- _TASK INSTRUCTIONS_
Using the entries below, copy out all lines where "everything" is found.

- _Dataset entries_
┌────────

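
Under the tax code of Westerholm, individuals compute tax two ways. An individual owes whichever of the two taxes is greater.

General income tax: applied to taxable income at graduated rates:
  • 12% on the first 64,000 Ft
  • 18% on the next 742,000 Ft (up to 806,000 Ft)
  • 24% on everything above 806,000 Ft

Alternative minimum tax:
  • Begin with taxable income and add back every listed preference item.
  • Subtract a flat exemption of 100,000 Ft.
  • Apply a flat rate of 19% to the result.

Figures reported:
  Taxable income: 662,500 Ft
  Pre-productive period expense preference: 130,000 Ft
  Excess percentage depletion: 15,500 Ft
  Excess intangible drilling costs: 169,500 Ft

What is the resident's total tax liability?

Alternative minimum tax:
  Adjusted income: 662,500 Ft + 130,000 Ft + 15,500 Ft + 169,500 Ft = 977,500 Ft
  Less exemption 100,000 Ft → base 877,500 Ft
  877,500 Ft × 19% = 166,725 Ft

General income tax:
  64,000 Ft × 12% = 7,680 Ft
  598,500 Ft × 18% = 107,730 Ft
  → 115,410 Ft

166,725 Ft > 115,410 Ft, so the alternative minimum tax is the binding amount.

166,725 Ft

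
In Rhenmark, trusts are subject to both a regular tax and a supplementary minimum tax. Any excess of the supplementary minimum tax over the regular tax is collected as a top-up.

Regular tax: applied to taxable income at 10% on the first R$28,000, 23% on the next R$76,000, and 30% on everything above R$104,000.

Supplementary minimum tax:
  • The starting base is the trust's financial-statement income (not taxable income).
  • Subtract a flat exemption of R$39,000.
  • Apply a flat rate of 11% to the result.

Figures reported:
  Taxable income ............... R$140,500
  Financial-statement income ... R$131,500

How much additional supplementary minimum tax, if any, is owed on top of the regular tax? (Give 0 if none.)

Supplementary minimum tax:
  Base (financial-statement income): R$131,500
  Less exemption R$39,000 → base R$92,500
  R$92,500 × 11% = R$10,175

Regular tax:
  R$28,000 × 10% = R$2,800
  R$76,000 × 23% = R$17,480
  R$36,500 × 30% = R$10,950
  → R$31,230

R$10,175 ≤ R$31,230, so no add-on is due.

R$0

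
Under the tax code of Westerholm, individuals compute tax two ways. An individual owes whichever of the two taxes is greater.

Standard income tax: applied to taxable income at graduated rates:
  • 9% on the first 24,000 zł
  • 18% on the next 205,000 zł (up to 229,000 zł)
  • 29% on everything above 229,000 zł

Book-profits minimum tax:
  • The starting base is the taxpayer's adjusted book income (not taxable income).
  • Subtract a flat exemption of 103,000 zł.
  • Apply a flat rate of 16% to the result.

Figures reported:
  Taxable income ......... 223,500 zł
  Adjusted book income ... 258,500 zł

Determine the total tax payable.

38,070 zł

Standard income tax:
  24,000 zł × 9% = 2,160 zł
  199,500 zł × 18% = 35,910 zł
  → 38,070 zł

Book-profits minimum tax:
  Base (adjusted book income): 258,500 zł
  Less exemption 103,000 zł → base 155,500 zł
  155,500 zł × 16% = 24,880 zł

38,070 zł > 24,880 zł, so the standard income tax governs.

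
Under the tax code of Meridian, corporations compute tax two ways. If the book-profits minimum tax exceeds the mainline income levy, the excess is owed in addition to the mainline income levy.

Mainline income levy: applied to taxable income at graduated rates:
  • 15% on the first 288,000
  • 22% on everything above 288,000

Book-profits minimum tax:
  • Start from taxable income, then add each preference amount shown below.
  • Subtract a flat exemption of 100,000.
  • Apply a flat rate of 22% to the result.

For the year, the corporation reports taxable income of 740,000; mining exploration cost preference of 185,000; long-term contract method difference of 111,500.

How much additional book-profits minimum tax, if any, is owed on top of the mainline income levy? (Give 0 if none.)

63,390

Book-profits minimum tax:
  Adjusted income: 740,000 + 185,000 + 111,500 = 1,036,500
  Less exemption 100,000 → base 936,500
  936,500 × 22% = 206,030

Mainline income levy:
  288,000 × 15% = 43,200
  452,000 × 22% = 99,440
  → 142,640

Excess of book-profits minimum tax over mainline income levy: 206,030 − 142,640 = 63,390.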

└────────

- _THE COMPLETED TASK_
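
  • 24% on everything above 806,000 Ft
Regular tax: applied to taxable income at 10% on the first R$28,000, 23% on the next R$76,000, and 30% on everything above R$104,000.
  • 29% on everything above 229,000 zł
  • 22% on everything above 288,000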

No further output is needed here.